▸ Prompt: The reply to the records below should contain exactly the lines from the line with "On what date does patent HD-208618 expire?" through the line with "Patent MR-909689 was", and nothing besides.

▸ Input for this task:
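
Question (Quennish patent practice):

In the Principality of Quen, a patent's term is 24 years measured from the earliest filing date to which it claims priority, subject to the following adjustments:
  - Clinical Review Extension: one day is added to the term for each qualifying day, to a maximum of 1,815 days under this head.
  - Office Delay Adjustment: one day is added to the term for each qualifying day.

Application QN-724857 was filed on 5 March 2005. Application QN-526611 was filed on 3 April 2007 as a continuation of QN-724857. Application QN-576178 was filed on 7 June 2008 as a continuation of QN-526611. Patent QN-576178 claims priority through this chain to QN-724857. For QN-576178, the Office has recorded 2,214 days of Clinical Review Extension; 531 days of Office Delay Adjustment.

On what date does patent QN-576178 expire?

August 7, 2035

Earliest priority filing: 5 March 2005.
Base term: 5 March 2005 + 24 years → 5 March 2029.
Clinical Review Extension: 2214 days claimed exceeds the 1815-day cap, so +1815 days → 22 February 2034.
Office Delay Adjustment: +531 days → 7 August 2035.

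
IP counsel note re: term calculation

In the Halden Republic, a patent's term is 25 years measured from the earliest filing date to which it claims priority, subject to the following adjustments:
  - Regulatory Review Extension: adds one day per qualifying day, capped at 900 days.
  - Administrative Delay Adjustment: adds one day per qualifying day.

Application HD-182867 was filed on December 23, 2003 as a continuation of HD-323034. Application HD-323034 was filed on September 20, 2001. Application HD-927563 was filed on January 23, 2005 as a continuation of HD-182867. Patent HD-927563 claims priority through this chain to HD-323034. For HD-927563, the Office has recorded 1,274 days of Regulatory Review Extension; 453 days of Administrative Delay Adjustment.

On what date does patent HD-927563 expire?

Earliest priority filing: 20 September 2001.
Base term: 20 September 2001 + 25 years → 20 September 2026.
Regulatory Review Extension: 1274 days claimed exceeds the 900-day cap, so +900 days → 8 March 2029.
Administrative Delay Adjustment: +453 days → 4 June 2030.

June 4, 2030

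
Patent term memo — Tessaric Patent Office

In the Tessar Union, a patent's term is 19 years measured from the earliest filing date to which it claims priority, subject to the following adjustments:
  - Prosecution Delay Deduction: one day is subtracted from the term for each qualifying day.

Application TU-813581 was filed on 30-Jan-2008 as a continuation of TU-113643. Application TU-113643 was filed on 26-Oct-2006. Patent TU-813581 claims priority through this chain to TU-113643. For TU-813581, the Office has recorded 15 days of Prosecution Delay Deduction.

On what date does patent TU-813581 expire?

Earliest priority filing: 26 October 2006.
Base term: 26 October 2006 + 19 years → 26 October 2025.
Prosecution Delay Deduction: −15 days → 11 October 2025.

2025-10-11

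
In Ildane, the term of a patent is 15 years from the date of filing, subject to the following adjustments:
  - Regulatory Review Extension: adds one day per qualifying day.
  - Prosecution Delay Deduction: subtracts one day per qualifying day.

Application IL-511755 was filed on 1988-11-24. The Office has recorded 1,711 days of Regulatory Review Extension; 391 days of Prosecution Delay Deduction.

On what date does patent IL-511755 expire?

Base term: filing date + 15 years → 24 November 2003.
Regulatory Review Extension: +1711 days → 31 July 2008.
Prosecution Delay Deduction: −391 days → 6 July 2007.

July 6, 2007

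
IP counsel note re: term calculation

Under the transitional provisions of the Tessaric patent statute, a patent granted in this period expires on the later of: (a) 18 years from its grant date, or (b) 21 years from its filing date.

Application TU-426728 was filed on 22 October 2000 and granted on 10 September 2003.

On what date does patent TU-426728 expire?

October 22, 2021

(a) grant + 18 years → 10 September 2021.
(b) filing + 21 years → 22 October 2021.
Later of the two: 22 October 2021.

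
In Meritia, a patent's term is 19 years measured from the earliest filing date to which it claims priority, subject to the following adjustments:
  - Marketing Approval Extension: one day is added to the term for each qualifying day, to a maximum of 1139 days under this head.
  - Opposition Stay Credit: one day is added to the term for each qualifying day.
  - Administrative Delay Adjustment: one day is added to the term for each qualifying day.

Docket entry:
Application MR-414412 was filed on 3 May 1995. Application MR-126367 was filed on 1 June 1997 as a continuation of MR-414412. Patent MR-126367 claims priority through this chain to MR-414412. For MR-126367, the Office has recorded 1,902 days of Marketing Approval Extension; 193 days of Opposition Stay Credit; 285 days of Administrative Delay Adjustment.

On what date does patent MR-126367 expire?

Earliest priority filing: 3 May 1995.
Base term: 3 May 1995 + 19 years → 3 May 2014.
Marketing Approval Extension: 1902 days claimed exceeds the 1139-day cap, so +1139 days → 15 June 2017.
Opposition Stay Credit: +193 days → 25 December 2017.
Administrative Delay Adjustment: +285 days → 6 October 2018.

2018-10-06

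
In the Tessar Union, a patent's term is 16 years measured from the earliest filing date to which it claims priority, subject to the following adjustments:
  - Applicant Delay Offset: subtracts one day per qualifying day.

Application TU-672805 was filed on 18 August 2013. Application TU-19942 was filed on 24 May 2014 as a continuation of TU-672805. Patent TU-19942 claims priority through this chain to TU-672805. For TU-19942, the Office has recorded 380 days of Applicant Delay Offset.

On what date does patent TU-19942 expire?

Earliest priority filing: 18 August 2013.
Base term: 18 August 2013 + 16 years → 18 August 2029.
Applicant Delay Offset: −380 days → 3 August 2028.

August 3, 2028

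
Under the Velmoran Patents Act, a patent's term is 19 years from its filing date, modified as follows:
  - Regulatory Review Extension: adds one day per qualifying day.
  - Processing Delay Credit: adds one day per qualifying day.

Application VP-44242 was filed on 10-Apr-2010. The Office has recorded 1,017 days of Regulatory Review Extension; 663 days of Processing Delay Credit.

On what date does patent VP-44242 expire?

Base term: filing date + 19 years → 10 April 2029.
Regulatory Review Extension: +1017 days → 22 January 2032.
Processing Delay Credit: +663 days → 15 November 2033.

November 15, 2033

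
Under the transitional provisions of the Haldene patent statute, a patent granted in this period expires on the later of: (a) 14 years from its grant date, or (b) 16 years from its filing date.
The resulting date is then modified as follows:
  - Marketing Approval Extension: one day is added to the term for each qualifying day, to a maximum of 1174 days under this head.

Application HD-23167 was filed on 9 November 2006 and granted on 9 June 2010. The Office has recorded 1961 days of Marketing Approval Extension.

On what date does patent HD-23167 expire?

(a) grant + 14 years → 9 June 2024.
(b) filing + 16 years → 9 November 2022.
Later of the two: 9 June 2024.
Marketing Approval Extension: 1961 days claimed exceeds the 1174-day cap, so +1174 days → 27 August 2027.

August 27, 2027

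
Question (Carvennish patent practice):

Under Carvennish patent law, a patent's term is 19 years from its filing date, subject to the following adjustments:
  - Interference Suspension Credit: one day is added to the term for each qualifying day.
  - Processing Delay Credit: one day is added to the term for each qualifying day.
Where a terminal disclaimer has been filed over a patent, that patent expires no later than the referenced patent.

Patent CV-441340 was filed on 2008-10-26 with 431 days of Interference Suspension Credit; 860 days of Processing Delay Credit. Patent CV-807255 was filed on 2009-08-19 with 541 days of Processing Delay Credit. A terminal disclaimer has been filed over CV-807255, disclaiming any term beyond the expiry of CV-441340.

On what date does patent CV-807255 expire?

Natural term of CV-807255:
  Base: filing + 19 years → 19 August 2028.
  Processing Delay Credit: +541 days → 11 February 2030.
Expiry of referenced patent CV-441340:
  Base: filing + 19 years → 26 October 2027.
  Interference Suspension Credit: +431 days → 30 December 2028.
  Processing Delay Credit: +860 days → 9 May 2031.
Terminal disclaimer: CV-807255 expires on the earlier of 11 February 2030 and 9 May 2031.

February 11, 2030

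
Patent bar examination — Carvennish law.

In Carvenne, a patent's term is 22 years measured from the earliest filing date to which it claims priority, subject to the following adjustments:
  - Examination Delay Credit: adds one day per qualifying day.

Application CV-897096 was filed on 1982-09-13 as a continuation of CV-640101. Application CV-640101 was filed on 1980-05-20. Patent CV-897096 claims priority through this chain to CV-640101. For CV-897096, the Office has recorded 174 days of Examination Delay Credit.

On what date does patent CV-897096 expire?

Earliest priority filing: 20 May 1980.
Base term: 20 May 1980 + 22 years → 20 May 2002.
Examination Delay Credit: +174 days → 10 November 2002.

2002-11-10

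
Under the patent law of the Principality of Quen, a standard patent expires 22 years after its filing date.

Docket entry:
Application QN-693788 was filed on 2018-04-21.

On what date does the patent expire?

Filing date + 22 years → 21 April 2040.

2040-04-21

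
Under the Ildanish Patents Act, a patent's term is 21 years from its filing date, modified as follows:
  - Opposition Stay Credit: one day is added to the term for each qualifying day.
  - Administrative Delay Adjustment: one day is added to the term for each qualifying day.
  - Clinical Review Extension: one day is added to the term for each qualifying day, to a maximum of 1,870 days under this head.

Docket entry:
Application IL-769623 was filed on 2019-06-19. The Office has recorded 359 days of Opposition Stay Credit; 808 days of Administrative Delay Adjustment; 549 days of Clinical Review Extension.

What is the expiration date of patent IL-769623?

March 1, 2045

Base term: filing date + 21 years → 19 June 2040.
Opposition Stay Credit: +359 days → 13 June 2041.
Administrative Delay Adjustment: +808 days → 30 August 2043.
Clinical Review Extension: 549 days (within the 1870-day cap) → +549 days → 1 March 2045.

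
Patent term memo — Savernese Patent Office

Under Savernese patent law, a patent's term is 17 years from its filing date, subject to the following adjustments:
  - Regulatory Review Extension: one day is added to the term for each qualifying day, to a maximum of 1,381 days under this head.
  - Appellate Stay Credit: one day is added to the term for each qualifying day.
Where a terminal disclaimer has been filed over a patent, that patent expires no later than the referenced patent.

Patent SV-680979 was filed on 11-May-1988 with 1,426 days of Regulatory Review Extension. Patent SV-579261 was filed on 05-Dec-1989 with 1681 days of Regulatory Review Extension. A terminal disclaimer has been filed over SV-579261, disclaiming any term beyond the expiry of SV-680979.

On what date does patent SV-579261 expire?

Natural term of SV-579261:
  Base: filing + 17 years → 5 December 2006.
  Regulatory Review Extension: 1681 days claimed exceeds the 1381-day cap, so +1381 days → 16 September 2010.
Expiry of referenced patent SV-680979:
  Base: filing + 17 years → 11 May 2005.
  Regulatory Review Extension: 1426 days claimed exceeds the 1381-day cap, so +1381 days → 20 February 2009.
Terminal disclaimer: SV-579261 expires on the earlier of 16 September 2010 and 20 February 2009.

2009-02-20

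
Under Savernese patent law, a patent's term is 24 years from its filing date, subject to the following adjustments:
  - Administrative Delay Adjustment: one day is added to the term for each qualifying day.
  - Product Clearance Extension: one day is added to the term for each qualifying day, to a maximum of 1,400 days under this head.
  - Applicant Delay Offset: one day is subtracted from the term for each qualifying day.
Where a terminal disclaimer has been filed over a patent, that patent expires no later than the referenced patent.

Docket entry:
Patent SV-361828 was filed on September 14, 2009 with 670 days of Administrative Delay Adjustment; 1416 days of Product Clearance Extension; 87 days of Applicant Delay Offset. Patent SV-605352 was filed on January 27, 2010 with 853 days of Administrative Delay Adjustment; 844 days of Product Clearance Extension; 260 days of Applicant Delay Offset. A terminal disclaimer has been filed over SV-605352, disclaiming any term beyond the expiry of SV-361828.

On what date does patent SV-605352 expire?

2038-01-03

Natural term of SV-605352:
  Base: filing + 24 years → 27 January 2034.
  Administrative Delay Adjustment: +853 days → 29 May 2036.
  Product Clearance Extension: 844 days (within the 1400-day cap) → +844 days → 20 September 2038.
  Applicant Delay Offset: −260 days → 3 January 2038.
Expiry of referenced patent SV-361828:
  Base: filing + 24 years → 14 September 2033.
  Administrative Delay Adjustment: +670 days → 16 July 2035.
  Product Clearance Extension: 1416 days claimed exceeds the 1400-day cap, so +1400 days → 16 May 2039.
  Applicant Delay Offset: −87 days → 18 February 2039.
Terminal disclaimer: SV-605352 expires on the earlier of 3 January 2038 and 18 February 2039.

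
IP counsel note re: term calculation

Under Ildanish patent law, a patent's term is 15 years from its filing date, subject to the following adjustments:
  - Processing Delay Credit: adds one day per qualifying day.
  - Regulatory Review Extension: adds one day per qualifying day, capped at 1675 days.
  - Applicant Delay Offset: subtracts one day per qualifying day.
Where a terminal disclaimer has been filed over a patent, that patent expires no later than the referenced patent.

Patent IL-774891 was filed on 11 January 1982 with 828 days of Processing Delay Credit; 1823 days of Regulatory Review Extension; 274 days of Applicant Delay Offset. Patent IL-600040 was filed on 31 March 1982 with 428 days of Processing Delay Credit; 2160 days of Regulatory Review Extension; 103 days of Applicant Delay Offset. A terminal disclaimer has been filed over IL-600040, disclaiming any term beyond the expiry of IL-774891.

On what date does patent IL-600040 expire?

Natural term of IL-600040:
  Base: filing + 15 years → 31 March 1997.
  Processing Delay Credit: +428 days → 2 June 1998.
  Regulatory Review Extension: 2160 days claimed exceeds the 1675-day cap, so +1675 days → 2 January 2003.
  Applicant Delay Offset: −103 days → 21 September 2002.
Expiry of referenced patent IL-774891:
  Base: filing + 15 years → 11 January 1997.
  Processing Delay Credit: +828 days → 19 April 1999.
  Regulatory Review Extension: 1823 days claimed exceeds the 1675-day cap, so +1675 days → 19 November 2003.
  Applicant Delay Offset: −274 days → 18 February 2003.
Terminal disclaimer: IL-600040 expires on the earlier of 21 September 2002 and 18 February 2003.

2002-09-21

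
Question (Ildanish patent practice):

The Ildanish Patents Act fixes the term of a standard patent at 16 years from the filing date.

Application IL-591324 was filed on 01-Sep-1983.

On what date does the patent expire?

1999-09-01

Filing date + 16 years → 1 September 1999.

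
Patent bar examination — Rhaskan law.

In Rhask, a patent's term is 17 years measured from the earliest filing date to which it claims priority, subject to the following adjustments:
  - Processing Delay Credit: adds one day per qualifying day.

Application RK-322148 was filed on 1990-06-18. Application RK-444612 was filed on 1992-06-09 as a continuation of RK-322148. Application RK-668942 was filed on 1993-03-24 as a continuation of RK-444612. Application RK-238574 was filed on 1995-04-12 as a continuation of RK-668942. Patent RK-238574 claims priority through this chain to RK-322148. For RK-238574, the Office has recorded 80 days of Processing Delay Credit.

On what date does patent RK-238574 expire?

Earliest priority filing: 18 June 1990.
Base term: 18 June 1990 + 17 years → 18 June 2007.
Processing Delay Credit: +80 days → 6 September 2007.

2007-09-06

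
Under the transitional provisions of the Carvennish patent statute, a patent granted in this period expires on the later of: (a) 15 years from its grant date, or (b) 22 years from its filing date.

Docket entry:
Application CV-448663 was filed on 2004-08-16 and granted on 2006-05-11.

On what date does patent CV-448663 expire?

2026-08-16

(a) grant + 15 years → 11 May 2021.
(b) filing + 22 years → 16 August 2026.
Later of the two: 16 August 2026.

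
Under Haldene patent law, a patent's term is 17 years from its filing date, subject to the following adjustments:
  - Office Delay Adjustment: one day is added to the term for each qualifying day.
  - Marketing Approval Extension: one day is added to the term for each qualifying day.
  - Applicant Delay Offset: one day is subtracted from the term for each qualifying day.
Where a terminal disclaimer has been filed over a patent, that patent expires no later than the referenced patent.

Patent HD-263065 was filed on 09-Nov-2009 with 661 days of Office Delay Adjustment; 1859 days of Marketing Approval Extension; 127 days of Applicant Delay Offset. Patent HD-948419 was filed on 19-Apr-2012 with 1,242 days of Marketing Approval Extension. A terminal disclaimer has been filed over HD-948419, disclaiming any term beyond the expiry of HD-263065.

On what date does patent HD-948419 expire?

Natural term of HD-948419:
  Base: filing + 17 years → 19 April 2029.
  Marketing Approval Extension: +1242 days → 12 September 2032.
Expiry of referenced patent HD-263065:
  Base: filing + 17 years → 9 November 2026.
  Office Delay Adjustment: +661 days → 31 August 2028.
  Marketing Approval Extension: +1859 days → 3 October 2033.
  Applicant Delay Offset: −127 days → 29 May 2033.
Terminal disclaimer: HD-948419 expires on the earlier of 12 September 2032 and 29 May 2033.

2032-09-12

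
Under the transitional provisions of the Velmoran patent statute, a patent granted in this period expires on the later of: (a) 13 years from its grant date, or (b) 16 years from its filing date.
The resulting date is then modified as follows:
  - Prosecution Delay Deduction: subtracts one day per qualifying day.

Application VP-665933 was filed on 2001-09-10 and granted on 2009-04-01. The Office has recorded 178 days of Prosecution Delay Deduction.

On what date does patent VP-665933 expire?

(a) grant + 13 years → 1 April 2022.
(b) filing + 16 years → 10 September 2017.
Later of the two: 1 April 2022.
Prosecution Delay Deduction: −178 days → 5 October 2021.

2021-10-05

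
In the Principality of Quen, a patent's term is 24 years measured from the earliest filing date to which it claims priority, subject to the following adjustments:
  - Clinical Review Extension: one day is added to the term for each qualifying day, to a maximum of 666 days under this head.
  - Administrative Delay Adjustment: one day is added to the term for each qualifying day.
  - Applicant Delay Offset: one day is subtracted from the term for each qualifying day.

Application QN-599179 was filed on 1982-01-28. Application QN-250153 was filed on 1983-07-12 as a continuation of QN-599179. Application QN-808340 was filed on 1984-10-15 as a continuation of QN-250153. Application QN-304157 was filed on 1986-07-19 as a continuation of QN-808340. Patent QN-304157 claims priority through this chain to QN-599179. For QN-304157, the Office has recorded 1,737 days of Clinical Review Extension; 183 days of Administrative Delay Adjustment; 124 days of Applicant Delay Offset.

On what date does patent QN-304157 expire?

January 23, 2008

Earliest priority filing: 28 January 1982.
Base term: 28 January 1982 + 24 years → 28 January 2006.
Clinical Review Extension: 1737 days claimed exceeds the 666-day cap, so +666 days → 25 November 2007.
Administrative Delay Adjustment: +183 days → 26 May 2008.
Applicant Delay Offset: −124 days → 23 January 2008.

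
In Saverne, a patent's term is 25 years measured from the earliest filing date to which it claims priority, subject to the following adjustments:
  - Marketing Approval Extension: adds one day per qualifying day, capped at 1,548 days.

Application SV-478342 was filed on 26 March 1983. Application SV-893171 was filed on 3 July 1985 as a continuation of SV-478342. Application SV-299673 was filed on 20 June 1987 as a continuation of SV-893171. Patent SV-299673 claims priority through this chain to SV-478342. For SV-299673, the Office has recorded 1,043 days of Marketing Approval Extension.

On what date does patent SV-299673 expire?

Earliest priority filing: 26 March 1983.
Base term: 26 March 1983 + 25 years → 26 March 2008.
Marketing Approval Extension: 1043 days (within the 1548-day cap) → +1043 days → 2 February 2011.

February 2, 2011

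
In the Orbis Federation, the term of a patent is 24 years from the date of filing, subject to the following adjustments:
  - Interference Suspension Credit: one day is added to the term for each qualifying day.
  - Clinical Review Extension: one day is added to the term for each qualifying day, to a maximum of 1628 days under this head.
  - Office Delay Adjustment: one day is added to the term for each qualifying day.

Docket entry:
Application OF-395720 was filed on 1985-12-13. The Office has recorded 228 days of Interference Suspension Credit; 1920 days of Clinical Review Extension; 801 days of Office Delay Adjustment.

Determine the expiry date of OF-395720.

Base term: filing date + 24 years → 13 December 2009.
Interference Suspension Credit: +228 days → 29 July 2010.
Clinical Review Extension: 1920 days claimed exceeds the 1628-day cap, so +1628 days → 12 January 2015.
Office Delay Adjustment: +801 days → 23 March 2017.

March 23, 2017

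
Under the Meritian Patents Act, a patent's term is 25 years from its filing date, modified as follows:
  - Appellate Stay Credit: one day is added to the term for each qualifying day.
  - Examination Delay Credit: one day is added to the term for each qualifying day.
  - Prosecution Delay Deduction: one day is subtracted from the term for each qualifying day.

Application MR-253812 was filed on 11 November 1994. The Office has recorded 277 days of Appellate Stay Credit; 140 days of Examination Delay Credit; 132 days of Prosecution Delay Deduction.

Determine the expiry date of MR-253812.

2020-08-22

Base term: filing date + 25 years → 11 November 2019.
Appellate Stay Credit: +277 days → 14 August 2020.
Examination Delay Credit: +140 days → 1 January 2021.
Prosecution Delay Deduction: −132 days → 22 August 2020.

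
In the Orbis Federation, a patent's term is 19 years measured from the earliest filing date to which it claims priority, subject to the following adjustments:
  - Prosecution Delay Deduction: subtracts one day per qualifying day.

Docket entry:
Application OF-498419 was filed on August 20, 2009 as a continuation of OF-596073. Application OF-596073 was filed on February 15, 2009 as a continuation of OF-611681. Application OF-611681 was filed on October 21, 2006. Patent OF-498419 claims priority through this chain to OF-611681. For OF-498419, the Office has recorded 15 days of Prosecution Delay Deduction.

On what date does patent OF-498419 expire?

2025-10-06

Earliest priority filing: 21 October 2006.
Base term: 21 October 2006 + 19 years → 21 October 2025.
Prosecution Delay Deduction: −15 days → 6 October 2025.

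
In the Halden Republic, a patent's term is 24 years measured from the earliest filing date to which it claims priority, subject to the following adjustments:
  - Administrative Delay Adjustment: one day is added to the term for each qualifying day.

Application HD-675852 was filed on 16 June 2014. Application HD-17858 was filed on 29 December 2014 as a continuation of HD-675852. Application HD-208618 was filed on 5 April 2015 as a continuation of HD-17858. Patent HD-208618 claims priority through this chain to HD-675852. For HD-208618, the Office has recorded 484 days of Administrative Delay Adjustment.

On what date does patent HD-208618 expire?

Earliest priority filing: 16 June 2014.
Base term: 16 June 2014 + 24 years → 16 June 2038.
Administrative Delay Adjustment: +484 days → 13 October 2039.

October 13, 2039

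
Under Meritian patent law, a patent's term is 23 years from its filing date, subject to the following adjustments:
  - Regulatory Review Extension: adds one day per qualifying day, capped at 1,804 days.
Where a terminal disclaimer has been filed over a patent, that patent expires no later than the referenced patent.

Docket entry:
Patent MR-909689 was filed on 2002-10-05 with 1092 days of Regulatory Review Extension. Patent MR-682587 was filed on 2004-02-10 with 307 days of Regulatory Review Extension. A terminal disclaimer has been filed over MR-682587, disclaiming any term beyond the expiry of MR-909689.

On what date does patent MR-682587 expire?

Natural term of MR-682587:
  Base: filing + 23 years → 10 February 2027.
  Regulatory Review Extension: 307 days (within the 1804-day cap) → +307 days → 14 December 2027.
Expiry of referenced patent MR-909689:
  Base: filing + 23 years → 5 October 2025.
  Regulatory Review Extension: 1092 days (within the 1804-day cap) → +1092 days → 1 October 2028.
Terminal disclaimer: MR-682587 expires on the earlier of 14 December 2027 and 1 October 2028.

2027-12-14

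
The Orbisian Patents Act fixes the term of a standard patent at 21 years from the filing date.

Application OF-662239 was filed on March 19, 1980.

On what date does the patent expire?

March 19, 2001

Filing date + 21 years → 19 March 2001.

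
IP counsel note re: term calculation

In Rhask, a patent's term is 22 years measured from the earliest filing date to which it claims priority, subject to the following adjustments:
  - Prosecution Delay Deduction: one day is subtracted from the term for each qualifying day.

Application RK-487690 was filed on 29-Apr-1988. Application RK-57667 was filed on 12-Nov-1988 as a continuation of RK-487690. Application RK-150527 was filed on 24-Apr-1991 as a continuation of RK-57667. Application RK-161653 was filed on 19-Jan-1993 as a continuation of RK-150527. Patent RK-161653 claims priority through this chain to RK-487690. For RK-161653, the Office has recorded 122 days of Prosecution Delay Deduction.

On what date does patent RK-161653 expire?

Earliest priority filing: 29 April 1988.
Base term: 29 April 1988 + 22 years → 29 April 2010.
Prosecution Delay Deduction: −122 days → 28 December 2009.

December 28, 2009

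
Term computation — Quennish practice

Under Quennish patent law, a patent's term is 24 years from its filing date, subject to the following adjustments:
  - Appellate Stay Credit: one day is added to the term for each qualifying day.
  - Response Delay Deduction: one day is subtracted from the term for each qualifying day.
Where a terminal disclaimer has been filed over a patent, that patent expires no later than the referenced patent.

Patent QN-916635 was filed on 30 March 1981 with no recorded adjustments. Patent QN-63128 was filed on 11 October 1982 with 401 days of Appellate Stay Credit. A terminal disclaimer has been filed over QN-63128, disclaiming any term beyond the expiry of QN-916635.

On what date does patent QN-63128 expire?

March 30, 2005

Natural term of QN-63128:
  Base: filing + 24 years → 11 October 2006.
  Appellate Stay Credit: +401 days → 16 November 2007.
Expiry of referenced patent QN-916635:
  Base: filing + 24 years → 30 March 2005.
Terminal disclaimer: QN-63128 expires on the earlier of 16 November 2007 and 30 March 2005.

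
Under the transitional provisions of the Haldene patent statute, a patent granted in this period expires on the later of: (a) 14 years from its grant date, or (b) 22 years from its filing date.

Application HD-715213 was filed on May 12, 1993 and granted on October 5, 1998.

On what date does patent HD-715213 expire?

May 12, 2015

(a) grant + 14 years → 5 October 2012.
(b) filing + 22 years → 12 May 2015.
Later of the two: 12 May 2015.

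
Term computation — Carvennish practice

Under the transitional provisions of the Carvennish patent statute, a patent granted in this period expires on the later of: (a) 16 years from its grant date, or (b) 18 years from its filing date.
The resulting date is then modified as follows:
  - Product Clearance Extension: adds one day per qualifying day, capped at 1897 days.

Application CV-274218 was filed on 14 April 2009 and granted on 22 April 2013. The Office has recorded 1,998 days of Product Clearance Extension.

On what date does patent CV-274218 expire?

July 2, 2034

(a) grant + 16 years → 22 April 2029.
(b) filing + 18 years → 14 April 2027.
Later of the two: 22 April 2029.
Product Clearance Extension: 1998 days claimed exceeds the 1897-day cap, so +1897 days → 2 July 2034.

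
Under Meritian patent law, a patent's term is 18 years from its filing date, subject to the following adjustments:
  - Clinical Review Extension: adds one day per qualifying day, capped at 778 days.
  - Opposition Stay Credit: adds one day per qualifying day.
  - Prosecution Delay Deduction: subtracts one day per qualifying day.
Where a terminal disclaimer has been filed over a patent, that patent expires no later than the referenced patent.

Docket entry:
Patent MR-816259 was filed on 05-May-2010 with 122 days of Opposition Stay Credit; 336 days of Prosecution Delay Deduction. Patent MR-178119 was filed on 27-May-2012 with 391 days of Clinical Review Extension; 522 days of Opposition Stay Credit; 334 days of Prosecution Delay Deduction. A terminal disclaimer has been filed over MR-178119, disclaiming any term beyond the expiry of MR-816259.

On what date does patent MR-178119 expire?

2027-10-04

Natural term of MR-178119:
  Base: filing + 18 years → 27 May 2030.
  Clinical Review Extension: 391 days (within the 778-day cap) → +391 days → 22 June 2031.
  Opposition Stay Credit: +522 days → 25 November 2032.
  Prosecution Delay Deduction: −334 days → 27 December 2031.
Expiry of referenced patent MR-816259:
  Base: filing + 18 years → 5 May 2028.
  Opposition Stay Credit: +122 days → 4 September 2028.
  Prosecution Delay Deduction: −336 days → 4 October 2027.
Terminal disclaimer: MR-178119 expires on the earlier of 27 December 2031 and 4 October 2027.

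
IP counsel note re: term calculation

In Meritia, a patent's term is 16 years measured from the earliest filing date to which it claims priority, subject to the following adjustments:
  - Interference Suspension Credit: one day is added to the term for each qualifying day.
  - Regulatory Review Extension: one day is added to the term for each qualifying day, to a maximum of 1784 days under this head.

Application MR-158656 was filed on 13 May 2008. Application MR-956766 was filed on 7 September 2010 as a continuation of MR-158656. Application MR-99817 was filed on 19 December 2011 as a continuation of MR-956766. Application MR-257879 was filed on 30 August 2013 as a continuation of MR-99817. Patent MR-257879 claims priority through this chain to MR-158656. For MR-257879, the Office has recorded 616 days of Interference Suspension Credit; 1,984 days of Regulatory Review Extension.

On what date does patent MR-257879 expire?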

▸ Response below:
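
On what date does patent HD-208618 expire?

Earliest priority filing: 16 June 2014.
Base term: 16 June 2014 + 24 years → 16 June 2038.
Administrative Delay Adjustment: +484 days → 13 October 2039.

October 13, 2039

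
Under Meritian patent law, a patent's term is 23 years from its filing date, subject to the following adjustments:
  - Regulatory Review Extension: adds one day per qualifying day, capped at 1,804 days.
Where a terminal disclaimer has been filed over a patent, that patent expires no later than the referenced patent.

Docket entry:
Patent MR-909689 was filed on 2002-10-05 with 1092 days of Regulatory Review Extension. Patent MR-682587 was filed on 2004-02-10 with 307 days of Regulatory Review Extension. A terminal disclaimer has been filed over MR-682587, disclaiming any term beyond the expiry of MR-909689.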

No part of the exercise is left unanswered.